__WORK REQUEST__
In the records that follow, find the line with "C5: (-x4 | x2 | -x1)"; from there, retype every line exactly through the line with "C2: (x3 | -x1)", which also belongs to the answer.

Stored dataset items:
........
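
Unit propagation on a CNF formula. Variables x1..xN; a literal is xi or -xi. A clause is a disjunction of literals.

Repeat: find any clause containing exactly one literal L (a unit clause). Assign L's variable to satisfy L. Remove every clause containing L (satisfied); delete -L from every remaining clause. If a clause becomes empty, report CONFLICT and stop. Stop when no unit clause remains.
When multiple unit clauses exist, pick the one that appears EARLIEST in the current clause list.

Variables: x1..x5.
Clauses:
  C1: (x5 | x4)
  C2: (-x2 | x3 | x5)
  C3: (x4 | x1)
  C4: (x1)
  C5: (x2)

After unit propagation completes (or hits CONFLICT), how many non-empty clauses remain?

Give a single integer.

unit clause [1] forces x1=T; simplify:
  satisfied 2 clause(s); 3 remain; assigned so far: [1]
unit clause [2] forces x2=T; simplify:
  drop -2 from [-2, 3, 5] -> [3, 5]
  satisfied 1 clause(s); 2 remain; assigned so far: [1, 2]

Answer: 2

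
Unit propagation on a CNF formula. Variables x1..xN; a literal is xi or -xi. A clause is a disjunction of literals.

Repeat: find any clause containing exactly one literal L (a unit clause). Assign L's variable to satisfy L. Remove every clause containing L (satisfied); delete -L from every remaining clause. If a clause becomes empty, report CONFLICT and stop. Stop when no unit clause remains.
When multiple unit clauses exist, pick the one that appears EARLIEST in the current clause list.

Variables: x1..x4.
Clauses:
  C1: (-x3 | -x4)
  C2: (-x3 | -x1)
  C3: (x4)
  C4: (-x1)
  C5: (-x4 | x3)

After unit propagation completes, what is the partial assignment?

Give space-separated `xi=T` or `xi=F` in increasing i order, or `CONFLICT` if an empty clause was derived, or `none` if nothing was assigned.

unit clause [4] forces x4=T; simplify:
  drop -4 from [-3, -4] -> [-3]
  drop -4 from [-4, 3] -> [3]
  satisfied 1 clause(s); 4 remain; assigned so far: [4]
unit clause [-3] forces x3=F; simplify:
  drop 3 from [3] -> [] (empty!)
  satisfied 2 clause(s); 2 remain; assigned so far: [3, 4]
CONFLICT (empty clause)

Answer: CONFLICT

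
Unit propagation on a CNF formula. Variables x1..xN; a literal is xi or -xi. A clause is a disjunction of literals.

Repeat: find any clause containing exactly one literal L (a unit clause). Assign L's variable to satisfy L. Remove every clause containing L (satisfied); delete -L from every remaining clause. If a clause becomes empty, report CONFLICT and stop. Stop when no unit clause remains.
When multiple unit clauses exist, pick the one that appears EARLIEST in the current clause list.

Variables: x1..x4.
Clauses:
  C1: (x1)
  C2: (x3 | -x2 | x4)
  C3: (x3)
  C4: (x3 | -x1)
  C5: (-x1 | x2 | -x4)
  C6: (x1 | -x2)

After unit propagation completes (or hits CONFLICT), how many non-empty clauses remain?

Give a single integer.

Answer: 1

Derivation:
unit clause [1] forces x1=T; simplify:
  drop -1 from [3, -1] -> [3]
  drop -1 from [-1, 2, -4] -> [2, -4]
  satisfied 2 clause(s); 4 remain; assigned so far: [1]
unit clause [3] forces x3=T; simplify:
  satisfied 3 clause(s); 1 remain; assigned so far: [1, 3]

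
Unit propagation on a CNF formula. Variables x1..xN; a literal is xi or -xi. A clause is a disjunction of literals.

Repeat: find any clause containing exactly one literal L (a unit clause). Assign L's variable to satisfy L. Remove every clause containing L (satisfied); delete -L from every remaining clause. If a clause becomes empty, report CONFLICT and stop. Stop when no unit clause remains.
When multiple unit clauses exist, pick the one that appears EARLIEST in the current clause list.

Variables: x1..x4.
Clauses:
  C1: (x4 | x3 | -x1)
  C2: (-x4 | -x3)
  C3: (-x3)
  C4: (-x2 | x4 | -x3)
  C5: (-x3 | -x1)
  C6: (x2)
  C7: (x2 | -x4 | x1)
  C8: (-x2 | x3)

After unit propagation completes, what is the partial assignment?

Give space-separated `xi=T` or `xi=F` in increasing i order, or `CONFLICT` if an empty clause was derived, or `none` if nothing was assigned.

unit clause [-3] forces x3=F; simplify:
  drop 3 from [4, 3, -1] -> [4, -1]
  drop 3 from [-2, 3] -> [-2]
  satisfied 4 clause(s); 4 remain; assigned so far: [3]
unit clause [2] forces x2=T; simplify:
  drop -2 from [-2] -> [] (empty!)
  satisfied 2 clause(s); 2 remain; assigned so far: [2, 3]
CONFLICT (empty clause)

Answer: CONFLICT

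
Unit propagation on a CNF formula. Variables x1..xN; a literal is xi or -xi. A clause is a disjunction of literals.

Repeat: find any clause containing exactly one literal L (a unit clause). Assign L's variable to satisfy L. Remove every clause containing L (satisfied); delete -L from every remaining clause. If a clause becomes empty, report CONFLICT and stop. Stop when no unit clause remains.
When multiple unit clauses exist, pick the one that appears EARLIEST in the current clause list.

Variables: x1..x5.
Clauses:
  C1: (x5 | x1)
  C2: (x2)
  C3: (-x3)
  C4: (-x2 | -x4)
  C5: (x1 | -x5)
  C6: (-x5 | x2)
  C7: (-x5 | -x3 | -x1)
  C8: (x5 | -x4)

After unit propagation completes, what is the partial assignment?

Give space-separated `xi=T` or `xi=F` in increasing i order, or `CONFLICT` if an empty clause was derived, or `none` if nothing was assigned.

unit clause [2] forces x2=T; simplify:
  drop -2 from [-2, -4] -> [-4]
  satisfied 2 clause(s); 6 remain; assigned so far: [2]
unit clause [-3] forces x3=F; simplify:
  satisfied 2 clause(s); 4 remain; assigned so far: [2, 3]
unit clause [-4] forces x4=F; simplify:
  satisfied 2 clause(s); 2 remain; assigned so far: [2, 3, 4]

Answer: x2=T x3=F x4=F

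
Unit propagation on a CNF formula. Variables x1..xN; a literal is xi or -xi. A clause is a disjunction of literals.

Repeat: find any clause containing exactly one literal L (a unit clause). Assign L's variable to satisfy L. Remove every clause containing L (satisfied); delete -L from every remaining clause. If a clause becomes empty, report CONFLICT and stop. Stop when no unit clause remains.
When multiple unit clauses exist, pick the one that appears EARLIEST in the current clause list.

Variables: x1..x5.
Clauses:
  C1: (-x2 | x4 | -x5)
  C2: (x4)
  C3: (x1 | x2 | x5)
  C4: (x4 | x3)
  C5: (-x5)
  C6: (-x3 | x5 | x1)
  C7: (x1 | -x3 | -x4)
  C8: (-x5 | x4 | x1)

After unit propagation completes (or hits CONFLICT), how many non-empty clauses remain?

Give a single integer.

unit clause [4] forces x4=T; simplify:
  drop -4 from [1, -3, -4] -> [1, -3]
  satisfied 4 clause(s); 4 remain; assigned so far: [4]
unit clause [-5] forces x5=F; simplify:
  drop 5 from [1, 2, 5] -> [1, 2]
  drop 5 from [-3, 5, 1] -> [-3, 1]
  satisfied 1 clause(s); 3 remain; assigned so far: [4, 5]

Answer: 3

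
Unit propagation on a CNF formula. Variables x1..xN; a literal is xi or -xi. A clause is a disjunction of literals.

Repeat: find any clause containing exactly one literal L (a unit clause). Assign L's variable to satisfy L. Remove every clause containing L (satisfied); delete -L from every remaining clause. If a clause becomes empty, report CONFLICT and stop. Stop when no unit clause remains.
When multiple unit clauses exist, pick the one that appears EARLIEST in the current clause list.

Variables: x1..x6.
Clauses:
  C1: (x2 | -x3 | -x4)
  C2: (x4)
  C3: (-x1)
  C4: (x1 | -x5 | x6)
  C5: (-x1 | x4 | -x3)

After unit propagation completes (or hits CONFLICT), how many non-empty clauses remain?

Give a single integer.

unit clause [4] forces x4=T; simplify:
  drop -4 from [2, -3, -4] -> [2, -3]
  satisfied 2 clause(s); 3 remain; assigned so far: [4]
unit clause [-1] forces x1=F; simplify:
  drop 1 from [1, -5, 6] -> [-5, 6]
  satisfied 1 clause(s); 2 remain; assigned so far: [1, 4]

Answer: 2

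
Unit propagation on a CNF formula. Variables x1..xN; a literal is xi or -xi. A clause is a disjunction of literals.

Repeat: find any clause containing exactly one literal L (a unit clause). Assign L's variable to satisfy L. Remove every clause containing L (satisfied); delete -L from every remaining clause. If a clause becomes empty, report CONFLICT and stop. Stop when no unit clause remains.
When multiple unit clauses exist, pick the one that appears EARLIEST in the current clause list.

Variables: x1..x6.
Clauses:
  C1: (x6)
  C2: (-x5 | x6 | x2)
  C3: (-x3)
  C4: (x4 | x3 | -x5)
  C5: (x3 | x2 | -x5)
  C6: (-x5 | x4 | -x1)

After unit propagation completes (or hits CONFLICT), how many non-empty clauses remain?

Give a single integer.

Answer: 3

Derivation:
unit clause [6] forces x6=T; simplify:
  satisfied 2 clause(s); 4 remain; assigned so far: [6]
unit clause [-3] forces x3=F; simplify:
  drop 3 from [4, 3, -5] -> [4, -5]
  drop 3 from [3, 2, -5] -> [2, -5]
  satisfied 1 clause(s); 3 remain; assigned so far: [3, 6]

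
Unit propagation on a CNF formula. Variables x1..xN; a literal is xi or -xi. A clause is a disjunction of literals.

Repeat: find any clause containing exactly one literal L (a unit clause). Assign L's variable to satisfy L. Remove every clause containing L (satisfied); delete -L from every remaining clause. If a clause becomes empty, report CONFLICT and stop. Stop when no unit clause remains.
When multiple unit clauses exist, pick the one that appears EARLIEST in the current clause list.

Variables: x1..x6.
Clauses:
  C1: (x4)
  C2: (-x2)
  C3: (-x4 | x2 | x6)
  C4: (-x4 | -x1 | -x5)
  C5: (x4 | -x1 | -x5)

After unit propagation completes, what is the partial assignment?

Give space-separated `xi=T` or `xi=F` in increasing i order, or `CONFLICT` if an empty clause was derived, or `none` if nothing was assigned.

Answer: x2=F x4=T x6=T

Derivation:
unit clause [4] forces x4=T; simplify:
  drop -4 from [-4, 2, 6] -> [2, 6]
  drop -4 from [-4, -1, -5] -> [-1, -5]
  satisfied 2 clause(s); 3 remain; assigned so far: [4]
unit clause [-2] forces x2=F; simplify:
  drop 2 from [2, 6] -> [6]
  satisfied 1 clause(s); 2 remain; assigned so far: [2, 4]
unit clause [6] forces x6=T; simplify:
  satisfied 1 clause(s); 1 remain; assigned so far: [2, 4, 6]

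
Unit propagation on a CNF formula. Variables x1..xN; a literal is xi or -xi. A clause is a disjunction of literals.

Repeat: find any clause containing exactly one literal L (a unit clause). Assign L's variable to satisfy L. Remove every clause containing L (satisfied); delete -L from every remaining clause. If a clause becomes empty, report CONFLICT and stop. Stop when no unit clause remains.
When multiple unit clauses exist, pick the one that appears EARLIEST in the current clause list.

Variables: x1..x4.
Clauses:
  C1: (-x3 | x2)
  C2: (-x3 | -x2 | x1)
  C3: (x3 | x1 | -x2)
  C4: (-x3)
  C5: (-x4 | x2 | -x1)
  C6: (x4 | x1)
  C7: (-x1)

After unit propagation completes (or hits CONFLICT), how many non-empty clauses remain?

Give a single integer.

Answer: 0

Derivation:
unit clause [-3] forces x3=F; simplify:
  drop 3 from [3, 1, -2] -> [1, -2]
  satisfied 3 clause(s); 4 remain; assigned so far: [3]
unit clause [-1] forces x1=F; simplify:
  drop 1 from [1, -2] -> [-2]
  drop 1 from [4, 1] -> [4]
  satisfied 2 clause(s); 2 remain; assigned so far: [1, 3]
unit clause [-2] forces x2=F; simplify:
  satisfied 1 clause(s); 1 remain; assigned so far: [1, 2, 3]
unit clause [4] forces x4=T; simplify:
  satisfied 1 clause(s); 0 remain; assigned so far: [1, 2, 3, 4]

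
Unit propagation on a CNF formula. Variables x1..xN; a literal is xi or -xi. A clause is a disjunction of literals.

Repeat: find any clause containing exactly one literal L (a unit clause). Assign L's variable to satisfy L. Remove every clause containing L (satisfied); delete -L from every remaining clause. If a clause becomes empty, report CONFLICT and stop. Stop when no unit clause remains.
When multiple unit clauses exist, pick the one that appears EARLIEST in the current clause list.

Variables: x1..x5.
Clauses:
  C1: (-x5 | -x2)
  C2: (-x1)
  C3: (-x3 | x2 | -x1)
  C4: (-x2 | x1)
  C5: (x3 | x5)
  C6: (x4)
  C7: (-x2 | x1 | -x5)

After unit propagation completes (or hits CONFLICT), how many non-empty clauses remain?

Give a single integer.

unit clause [-1] forces x1=F; simplify:
  drop 1 from [-2, 1] -> [-2]
  drop 1 from [-2, 1, -5] -> [-2, -5]
  satisfied 2 clause(s); 5 remain; assigned so far: [1]
unit clause [-2] forces x2=F; simplify:
  satisfied 3 clause(s); 2 remain; assigned so far: [1, 2]
unit clause [4] forces x4=T; simplify:
  satisfied 1 clause(s); 1 remain; assigned so far: [1, 2, 4]

Answer: 1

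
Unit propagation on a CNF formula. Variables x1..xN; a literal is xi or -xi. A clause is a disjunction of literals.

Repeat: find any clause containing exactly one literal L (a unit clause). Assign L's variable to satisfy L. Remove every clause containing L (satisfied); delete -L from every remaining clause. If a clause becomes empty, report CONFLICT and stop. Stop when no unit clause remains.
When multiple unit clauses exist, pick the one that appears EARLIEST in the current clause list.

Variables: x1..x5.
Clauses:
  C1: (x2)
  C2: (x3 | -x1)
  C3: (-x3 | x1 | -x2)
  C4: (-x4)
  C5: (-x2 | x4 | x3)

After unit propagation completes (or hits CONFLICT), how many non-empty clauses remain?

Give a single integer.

Answer: 0

Derivation:
unit clause [2] forces x2=T; simplify:
  drop -2 from [-3, 1, -2] -> [-3, 1]
  drop -2 from [-2, 4, 3] -> [4, 3]
  satisfied 1 clause(s); 4 remain; assigned so far: [2]
unit clause [-4] forces x4=F; simplify:
  drop 4 from [4, 3] -> [3]
  satisfied 1 clause(s); 3 remain; assigned so far: [2, 4]
unit clause [3] forces x3=T; simplify:
  drop -3 from [-3, 1] -> [1]
  satisfied 2 clause(s); 1 remain; assigned so far: [2, 3, 4]
unit clause [1] forces x1=T; simplify:
  satisfied 1 clause(s); 0 remain; assigned so far: [1, 2, 3, 4]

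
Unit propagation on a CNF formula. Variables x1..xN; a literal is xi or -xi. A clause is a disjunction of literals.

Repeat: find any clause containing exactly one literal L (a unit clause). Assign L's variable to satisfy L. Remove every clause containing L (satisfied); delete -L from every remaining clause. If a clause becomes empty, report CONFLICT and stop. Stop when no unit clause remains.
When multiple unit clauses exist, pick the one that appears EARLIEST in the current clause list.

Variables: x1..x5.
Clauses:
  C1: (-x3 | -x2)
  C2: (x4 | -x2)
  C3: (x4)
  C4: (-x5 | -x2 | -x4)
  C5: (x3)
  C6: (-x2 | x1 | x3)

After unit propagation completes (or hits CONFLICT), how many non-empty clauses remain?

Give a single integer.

Answer: 0

Derivation:
unit clause [4] forces x4=T; simplify:
  drop -4 from [-5, -2, -4] -> [-5, -2]
  satisfied 2 clause(s); 4 remain; assigned so far: [4]
unit clause [3] forces x3=T; simplify:
  drop -3 from [-3, -2] -> [-2]
  satisfied 2 clause(s); 2 remain; assigned so far: [3, 4]
unit clause [-2] forces x2=F; simplify:
  satisfied 2 clause(s); 0 remain; assigned so far: [2, 3, 4]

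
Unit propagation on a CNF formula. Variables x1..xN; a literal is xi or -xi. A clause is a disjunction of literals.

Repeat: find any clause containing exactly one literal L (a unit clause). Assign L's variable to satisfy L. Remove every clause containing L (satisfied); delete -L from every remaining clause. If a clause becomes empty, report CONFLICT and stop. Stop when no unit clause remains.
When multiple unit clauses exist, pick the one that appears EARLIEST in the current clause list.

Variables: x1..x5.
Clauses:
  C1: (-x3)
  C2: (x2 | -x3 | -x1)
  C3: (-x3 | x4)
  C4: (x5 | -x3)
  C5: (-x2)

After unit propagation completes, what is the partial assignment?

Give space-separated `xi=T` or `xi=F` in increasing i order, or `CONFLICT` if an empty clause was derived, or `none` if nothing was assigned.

unit clause [-3] forces x3=F; simplify:
  satisfied 4 clause(s); 1 remain; assigned so far: [3]
unit clause [-2] forces x2=F; simplify:
  satisfied 1 clause(s); 0 remain; assigned so far: [2, 3]

Answer: x2=F x3=F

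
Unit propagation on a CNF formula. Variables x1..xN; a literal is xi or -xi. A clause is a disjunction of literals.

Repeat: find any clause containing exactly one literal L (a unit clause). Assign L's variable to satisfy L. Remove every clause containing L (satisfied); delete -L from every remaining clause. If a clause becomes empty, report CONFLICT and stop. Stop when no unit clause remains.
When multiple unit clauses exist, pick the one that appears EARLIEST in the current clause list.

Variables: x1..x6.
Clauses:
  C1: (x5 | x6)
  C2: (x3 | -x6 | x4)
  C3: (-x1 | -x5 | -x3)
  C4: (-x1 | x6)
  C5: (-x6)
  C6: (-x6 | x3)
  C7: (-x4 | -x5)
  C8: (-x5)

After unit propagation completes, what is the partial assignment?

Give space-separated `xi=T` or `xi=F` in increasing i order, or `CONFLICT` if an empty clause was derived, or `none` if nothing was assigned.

unit clause [-6] forces x6=F; simplify:
  drop 6 from [5, 6] -> [5]
  drop 6 from [-1, 6] -> [-1]
  satisfied 3 clause(s); 5 remain; assigned so far: [6]
unit clause [5] forces x5=T; simplify:
  drop -5 from [-1, -5, -3] -> [-1, -3]
  drop -5 from [-4, -5] -> [-4]
  drop -5 from [-5] -> [] (empty!)
  satisfied 1 clause(s); 4 remain; assigned so far: [5, 6]
CONFLICT (empty clause)

Answer: CONFLICT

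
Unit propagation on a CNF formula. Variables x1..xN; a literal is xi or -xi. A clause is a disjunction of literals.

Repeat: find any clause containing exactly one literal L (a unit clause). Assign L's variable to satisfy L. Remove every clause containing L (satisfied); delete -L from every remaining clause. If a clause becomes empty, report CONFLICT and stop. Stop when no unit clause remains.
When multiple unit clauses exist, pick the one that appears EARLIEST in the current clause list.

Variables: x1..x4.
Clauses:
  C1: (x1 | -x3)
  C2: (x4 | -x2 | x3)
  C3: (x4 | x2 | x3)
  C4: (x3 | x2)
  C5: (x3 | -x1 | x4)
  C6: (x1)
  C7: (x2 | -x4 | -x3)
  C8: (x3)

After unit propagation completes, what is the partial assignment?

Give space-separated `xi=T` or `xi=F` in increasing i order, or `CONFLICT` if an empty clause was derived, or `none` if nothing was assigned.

Answer: x1=T x3=T

Derivation:
unit clause [1] forces x1=T; simplify:
  drop -1 from [3, -1, 4] -> [3, 4]
  satisfied 2 clause(s); 6 remain; assigned so far: [1]
unit clause [3] forces x3=T; simplify:
  drop -3 from [2, -4, -3] -> [2, -4]
  satisfied 5 clause(s); 1 remain; assigned so far: [1, 3]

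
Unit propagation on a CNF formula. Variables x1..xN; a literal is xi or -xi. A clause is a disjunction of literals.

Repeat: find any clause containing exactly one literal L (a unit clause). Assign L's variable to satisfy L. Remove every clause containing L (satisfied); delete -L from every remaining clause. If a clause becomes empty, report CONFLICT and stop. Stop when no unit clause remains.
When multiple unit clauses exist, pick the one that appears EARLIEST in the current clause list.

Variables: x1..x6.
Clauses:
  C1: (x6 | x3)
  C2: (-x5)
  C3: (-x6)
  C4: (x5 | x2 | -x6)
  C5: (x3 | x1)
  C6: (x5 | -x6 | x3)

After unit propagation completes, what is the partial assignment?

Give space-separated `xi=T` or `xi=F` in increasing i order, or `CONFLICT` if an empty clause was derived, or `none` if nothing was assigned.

unit clause [-5] forces x5=F; simplify:
  drop 5 from [5, 2, -6] -> [2, -6]
  drop 5 from [5, -6, 3] -> [-6, 3]
  satisfied 1 clause(s); 5 remain; assigned so far: [5]
unit clause [-6] forces x6=F; simplify:
  drop 6 from [6, 3] -> [3]
  satisfied 3 clause(s); 2 remain; assigned so far: [5, 6]
unit clause [3] forces x3=T; simplify:
  satisfied 2 clause(s); 0 remain; assigned so far: [3, 5, 6]

Answer: x3=T x5=F x6=F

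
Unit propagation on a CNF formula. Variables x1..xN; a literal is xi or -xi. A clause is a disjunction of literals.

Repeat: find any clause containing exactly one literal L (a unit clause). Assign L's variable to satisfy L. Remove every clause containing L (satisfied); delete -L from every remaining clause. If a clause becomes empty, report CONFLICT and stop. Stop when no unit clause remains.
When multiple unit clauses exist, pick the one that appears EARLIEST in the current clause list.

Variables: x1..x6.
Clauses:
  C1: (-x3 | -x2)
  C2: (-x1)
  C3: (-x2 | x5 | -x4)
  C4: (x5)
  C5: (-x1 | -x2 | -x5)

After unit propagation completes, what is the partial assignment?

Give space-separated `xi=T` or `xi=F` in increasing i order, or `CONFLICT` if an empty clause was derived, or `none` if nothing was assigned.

Answer: x1=F x5=T

Derivation:
unit clause [-1] forces x1=F; simplify:
  satisfied 2 clause(s); 3 remain; assigned so far: [1]
unit clause [5] forces x5=T; simplify:
  satisfied 2 clause(s); 1 remain; assigned so far: [1, 5]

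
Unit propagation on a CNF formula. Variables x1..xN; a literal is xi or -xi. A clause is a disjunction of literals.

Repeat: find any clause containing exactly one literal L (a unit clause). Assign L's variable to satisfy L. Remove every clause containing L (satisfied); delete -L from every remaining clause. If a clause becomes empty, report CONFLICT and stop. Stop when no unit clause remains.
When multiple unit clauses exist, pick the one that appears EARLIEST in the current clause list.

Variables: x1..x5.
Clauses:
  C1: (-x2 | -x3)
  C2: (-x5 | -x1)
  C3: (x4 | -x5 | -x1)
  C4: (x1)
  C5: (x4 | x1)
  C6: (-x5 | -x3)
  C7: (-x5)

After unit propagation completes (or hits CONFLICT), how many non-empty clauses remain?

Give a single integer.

Answer: 1

Derivation:
unit clause [1] forces x1=T; simplify:
  drop -1 from [-5, -1] -> [-5]
  drop -1 from [4, -5, -1] -> [4, -5]
  satisfied 2 clause(s); 5 remain; assigned so far: [1]
unit clause [-5] forces x5=F; simplify:
  satisfied 4 clause(s); 1 remain; assigned so far: [1, 5]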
........
__REPLY__
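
  C5: (-x4 | x2 | -x1)
  C6: (x4 | x1)
  C7: (-x1)

After unit propagation completes (or hits CONFLICT), how many non-empty clauses remain?

Give a single integer.

Answer: 0

Derivation:
unit clause [-3] forces x3=F; simplify:
  drop 3 from [3, 1, -2] -> [1, -2]
  satisfied 3 clause(s); 4 remain; assigned so far: [3]
unit clause [-1] forces x1=F; simplify:
  drop 1 from [1, -2] -> [-2]
  drop 1 from [4, 1] -> [4]
  satisfied 2 clause(s); 2 remain; assigned so far: [1, 3]
unit clause [-2] forces x2=F; simplify:
  satisfied 1 clause(s); 1 remain; assigned so far: [1, 2, 3]
unit clause [4] forces x4=T; simplify:
  satisfied 1 clause(s); 0 remain; assigned so far: [1, 2, 3, 4]

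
Unit propagation on a CNF formula. Variables x1..xN; a literal is xi or -xi. A clause is a disjunction of literals.

Repeat: find any clause containing exactly one literal L (a unit clause). Assign L's variable to satisfy L. Remove every clause containing L (satisfied); delete -L from every remaining clause. If a clause becomes empty, report CONFLICT and stop. Stop when no unit clause remains.
When multiple unit clauses exist, pick the one that appears EARLIEST in the current clause list.

Variables: x1..x5.
Clauses:
  C1: (-x5 | -x2)
  C2: (-x1)
  C3: (-x3 | x2 | -x1)
  C4: (-x2 | x1)
  C5: (x3 | x5)
  C6: (x4)
  C7: (-x2 | x1 | -x5)

After unit propagation completes (or hits CONFLICT), how many non-empty clauses remain?

Give a single integer.

unit clause [-1] forces x1=F; simplify:
  drop 1 from [-2, 1] -> [-2]
  drop 1 from [-2, 1, -5] -> [-2, -5]
  satisfied 2 clause(s); 5 remain; assigned so far: [1]
unit clause [-2] forces x2=F; simplify:
  satisfied 3 clause(s); 2 remain; assigned so far: [1, 2]
unit clause [4] forces x4=T; simplify:
  satisfied 1 clause(s); 1 remain; assigned so far: [1, 2, 4]

Answer: 1

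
Unit propagation on a CNF formula. Variables x1..xN; a literal is xi or -xi. A clause is a disjunction of literals.

Repeat: find any clause containing exactly one literal L (a unit clause). Assign L's variable to satisfy L. Remove every clause containing L (satisfied); delete -L from every remaining clause. If a clause becomes empty, report CONFLICT and stop. Stop when no unit clause remains.
When multiple unit clauses exist, pick the one that appears EARLIEST in the current clause list.

Variables: x1..x5.
Clauses:
  C1: (x2)
  C2: (x3 | -x1)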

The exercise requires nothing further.